TASK OBJECTIVE: Beneath this line are the data; copy exactly the part of them that opens with the line containing "In a piano piece" and closes with the line containing "In Bb major: Bb, Db, Bbm, Adim, F, Cdim, Bb", and only that part.

***** INPUT RECORDS *****

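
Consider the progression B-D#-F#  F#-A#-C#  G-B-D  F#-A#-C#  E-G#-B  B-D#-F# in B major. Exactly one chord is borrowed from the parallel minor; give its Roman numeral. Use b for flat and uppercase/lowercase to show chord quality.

bVI

The diatonic triads in B major are B, C#m, D#m, E, F#, G#m, A#dim. B–D#–F# = B, F#–A#–C# = F# and E–G#–B = E are all diatonic. G–B–D is not: scale degree 6 in B major carries G#m (vi). In B minor the chord on that degree is G, so here it functions as bVI, borrowed from the parallel minor.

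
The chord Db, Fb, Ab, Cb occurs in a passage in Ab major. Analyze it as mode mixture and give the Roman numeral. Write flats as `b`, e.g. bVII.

iv7

Db is scale degree 4 in Ab major. Diatonically Ab major has Db (IV) on that degree; Db–Fb–Ab–Cb is instead the minor-seventh chord native to Ab minor, so it takes the label iv7.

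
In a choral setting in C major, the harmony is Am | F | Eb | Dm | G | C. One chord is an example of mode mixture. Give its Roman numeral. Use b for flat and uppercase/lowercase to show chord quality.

bIII

C major has the diatonic set C, Dm, Em, F, G, Am, Bdim. Of the given chords, Am, F, Dm, G and C are diatonic. Eb (Eb–G–Bb) is not: scale degree 3 in C major carries Em (iii). In C minor the chord on that degree is Eb, so here it functions as bIII, borrowed from the parallel minor.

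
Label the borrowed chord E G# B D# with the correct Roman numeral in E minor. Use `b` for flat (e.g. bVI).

Imaj7

E is scale degree 1 in E minor. The diatonic chord on degree 1 would be Em (i), but E–G#–B–D# is the major-seventh chord from E major. As a borrowed chord it is labeled Imaj7.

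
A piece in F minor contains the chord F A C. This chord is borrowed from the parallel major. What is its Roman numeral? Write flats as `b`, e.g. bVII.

I

The root F is the diatonic 1st degree of F minor; the borrowing shows in the chord quality. Diatonically F minor has Fm (i) on that degree; F–A–C is instead the major chord native to F major, so it takes the label I.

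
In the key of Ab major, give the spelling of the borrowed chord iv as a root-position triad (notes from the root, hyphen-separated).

Db-Fb-Ab

iv is built on scale degree 4, which is Db in both Ab major and its parallel. In Ab minor the chord on Db is Db–Fb–Ab.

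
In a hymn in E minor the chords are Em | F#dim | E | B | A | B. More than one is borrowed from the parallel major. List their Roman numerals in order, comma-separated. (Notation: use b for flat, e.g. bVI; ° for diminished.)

I, IV

The diatonic triads in E minor (with V from harmonic minor) are Em, F#dim, G, Am, B, C, D. Of the given chords, Em, F#dim and B are diatonic. E (E–G#–B) is not: scale degree 1 in E minor carries Em (i). In E major the chord on that degree is E, so here it functions as I, borrowed from the parallel major. But A (A–C#–E) is foreign: the diatonic iv on degree 4 is Am, whereas A comes from E major. It is labeled IV.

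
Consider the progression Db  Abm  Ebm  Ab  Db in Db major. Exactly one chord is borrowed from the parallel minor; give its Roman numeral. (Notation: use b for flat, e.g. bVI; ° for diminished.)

v

In Db major the diatonic chords are Db, Ebm, Fm, Gb, Ab, Bbm, Cdim. Of the given chords, Db, Ebm and Ab are diatonic. Abm (Ab–Cb–Eb) doesn't fit — on degree 5 Db major would have Ab (V). Abm is the degree-5 chord of Db minor, so it is the borrowed v.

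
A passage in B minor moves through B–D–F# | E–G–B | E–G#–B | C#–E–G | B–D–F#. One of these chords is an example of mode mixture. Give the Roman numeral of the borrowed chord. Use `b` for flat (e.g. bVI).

The diatonic triads in B minor (with V from harmonic minor) are Bm, C#dim, D, Em, F#, G, A. B–D–F# = Bm, E–G–B = Em and C#–E–G = C#dim are all diatonic. E–G#–B doesn't fit — on degree 4 B minor would have Em (iv). E is the degree-4 chord of B major, so it is the borrowed IV.

IV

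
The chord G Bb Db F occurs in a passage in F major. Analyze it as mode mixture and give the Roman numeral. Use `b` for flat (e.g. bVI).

iiø7

The root G is the diatonic 2nd degree of F major; the borrowing shows in the chord quality. G–Bb–Db–F is a half-diminished-seventh chord — the form found in F minor, not the diatonic ii (Gm). Borrowed into F major it is written iiø7.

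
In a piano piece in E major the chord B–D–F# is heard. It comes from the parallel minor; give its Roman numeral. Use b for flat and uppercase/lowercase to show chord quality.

The root B is the diatonic 5th degree of E major; the borrowing shows in the chord quality. The diatonic chord on degree 5 would be B (V), but B–D–F# is the minor chord from E minor. As a borrowed chord it is labeled v.

v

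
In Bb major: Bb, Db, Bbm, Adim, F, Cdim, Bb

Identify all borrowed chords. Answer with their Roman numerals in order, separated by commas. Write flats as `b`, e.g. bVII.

bIII, i, ii°

Bb major has the diatonic set Bb, Cm, Dm, Eb, F, Gm, Adim. Bb, Adim and F are all diatonic. Db (Db–F–Ab) doesn't fit — on degree 3 Bb major would have Dm (iii). Db is the degree-3 chord of Bb minor, so it is the borrowed bIII. Bbm (Bb–Db–F) doesn't fit — on degree 1 Bb major would have Bb (I). Bbm is the degree-1 chord of Bb minor, so it is the borrowed i. Cdim (C–Eb–Gb) doesn't fit — on degree 2 Bb major would have Cm (ii). Cdim is the degree-2 chord of Bb minor, so it is the borrowed ii°.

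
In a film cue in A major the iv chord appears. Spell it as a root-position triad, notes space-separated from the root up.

D F A

iv is built on scale degree 4, which is D in both A major and its parallel. In A minor the chord on D is D–F–A.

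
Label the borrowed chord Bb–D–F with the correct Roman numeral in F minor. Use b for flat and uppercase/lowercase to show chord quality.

Bb is scale degree 4 in F minor. Bb–D–F is a major chord — the form found in F major, not the diatonic iv (Bbm). Borrowed into F minor it is written IV.

IV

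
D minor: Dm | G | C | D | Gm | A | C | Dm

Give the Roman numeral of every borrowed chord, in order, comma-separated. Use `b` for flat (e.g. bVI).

In D minor (with V from harmonic minor) the diatonic chords are Dm, Edim, F, Gm, A, Bb, C. Dm, C, Gm and A all belong to that set. G (G–B–D) is not: scale degree 4 in D minor carries Gm (iv). In D major the chord on that degree is G, so here it functions as IV, borrowed from the parallel major. D (D–F#–A) doesn't fit — on degree 1 D minor would have Dm (i). D is the degree-1 chord of D major, so it is the borrowed I.

IV, I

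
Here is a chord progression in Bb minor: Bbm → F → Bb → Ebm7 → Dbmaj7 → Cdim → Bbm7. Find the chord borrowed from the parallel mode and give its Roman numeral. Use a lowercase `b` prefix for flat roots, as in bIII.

I

In Bb minor (with V from harmonic minor) the diatonic chords are Bbm, Cdim, Db, Ebm, F, Gb, Ab. Bbm, F, Ebm7, Dbmaj7, Cdim and Bbm7 all belong to that set. Bb (Bb–D–F) is not: scale degree 1 in Bb minor carries Bbm (i). In Bb major the chord on that degree is Bb, so here it functions as I, borrowed from the parallel major.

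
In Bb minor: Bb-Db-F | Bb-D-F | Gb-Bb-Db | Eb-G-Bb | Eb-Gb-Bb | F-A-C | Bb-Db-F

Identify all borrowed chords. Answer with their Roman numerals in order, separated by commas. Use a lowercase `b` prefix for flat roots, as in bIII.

The diatonic triads in Bb minor (with V from harmonic minor) are Bbm, Cdim, Db, Ebm, F, Gb, Ab. Bb–Db–F = Bbm, Gb–Bb–Db = Gb, Eb–Gb–Bb = Ebm and F–A–C = F all belong to that set. Bb–D–F doesn't fit — on degree 1 Bb minor would have Bbm (i). Bb is the degree-1 chord of Bb major, so it is the borrowed I. Eb–G–Bb doesn't fit — on degree 4 Bb minor would have Ebm (iv). Eb is the degree-4 chord of Bb major, so it is the borrowed IV.

I, IV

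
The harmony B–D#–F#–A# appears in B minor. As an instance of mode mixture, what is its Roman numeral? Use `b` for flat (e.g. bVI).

Imaj7

B is scale degree 1 in B minor. Diatonically B minor has Bm (i) on that degree; B–D#–F#–A# is instead the major-seventh chord native to B major, so it takes the label Imaj7.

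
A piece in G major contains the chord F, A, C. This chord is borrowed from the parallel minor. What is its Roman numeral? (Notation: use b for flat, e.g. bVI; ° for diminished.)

bVII

In G major scale degree 7 is F#; F is its lowered form, from G minor. F–A–C is a major chord — the form found in G minor, not the diatonic vii° (F#dim). Borrowed into G major it is written bVII.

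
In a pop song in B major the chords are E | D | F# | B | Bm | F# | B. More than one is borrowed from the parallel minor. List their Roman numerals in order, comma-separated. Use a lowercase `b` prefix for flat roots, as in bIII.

bIII, i

In B major the diatonic chords are B, C#m, D#m, E, F#, G#m, A#dim. E, F# and B all belong to that set. D (D–F#–A) is not: scale degree 3 in B major carries D#m (iii). In B minor the chord on that degree is D, so here it functions as bIII, borrowed from the parallel minor. Bm (B–D–F#) is not: scale degree 1 in B major carries B (I). In B minor the chord on that degree is Bm, so here it functions as i, borrowed from the parallel minor.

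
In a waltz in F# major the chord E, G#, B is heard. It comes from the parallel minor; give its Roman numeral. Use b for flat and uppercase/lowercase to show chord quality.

In F# major scale degree 7 is E#; E is its lowered form, from F# minor. Diatonically F# major has E#dim (vii°) on that degree; E–G#–B is instead the major chord native to F# minor, so it takes the label bVII.

bVII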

*****

TASK RESULT:
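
In a piano piece in E major the chord B–D–F# is heard. It comes from the parallel minor; give its Roman numeral. Use b for flat and uppercase/lowercase to show chord quality.

The root B is the diatonic 5th degree of E major; the borrowing shows in the chord quality. The diatonic chord on degree 5 would be B (V), but B–D–F# is the minor chord from E minor. As a borrowed chord it is labeled v.

v

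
In Bb major: Bb, Db, Bbm, Adim, F, Cdim, Bb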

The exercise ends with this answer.